_Exercise prompt:_ Each line in the records below, from the one that contains "The following gate-level" to the one that contains "output Y = N3", should be reproduced exactly, the first and last included.

_Data for the task:_

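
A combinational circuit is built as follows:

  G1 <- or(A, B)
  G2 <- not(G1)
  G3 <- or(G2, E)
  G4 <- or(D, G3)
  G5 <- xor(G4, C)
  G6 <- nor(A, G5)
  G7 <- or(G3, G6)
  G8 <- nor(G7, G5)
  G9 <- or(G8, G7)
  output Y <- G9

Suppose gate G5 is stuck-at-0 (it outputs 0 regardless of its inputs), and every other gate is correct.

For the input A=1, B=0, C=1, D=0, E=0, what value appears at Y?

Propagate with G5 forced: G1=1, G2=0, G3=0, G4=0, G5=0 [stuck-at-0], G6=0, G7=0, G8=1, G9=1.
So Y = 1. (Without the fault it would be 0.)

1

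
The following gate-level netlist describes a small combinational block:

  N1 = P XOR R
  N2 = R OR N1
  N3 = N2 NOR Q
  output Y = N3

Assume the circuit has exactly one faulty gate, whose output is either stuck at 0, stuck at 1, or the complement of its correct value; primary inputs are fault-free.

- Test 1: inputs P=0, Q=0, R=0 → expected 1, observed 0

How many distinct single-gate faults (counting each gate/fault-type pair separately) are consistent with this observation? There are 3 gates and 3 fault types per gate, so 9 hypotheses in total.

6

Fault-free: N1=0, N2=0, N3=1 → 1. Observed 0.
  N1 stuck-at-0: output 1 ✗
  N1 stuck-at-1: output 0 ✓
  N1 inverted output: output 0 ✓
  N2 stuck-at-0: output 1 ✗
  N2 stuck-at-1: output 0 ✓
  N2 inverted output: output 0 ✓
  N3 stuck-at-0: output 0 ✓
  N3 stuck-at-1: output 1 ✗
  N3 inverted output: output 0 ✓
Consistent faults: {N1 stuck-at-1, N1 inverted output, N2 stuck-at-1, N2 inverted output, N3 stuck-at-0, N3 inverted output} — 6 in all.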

* * *

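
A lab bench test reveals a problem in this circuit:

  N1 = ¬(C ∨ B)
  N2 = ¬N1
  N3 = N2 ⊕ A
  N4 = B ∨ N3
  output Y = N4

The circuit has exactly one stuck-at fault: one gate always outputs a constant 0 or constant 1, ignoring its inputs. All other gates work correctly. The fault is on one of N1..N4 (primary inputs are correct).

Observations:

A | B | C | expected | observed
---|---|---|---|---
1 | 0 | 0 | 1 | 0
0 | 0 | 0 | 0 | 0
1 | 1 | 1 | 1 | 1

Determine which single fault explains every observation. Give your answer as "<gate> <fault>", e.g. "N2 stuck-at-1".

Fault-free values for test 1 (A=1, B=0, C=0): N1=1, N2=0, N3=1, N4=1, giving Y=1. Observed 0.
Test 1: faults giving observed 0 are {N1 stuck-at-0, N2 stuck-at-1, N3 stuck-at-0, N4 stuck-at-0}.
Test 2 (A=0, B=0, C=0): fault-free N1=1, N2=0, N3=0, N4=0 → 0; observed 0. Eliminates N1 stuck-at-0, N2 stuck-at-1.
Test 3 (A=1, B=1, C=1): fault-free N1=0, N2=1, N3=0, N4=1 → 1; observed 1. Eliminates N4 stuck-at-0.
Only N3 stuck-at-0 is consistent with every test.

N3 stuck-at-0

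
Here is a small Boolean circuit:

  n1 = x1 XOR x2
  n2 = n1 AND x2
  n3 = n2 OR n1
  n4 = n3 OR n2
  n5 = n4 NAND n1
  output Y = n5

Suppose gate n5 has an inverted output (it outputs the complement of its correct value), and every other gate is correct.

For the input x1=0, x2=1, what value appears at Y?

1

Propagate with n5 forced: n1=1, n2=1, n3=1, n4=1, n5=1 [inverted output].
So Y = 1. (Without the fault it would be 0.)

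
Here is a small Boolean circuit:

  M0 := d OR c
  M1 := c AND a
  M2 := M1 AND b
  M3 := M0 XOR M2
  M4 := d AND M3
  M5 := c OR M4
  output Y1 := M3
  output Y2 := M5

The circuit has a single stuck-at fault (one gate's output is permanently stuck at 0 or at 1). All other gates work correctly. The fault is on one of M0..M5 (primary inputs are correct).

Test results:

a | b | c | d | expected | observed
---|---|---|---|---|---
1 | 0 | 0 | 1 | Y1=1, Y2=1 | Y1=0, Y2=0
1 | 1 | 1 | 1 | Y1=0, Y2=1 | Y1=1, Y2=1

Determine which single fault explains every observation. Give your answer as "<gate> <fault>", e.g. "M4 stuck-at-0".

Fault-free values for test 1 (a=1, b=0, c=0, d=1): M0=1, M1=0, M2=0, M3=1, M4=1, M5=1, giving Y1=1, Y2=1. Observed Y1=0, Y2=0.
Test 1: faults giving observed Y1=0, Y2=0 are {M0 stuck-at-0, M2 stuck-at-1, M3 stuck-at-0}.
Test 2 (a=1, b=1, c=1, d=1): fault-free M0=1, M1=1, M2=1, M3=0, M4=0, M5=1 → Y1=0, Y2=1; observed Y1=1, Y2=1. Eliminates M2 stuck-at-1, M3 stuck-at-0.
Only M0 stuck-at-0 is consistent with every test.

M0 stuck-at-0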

...

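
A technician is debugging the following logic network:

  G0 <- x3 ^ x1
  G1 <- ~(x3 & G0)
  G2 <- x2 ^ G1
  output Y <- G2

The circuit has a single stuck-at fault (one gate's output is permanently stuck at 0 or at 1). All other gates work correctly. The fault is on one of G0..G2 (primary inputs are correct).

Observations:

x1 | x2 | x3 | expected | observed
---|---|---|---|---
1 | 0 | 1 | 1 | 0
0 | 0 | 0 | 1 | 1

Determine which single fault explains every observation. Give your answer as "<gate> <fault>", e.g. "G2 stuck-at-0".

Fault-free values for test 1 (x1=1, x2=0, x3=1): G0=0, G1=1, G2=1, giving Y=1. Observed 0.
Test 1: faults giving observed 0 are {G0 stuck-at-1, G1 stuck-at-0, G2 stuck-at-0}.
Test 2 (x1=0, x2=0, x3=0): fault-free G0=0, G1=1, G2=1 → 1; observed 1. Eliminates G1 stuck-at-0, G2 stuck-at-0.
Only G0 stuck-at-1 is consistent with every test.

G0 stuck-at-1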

_Result for this task:_
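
The following gate-level netlist describes a small combinational block:

  N1 = P XOR R
  N2 = R OR N1
  N3 = N2 NOR Q
  output Y = N3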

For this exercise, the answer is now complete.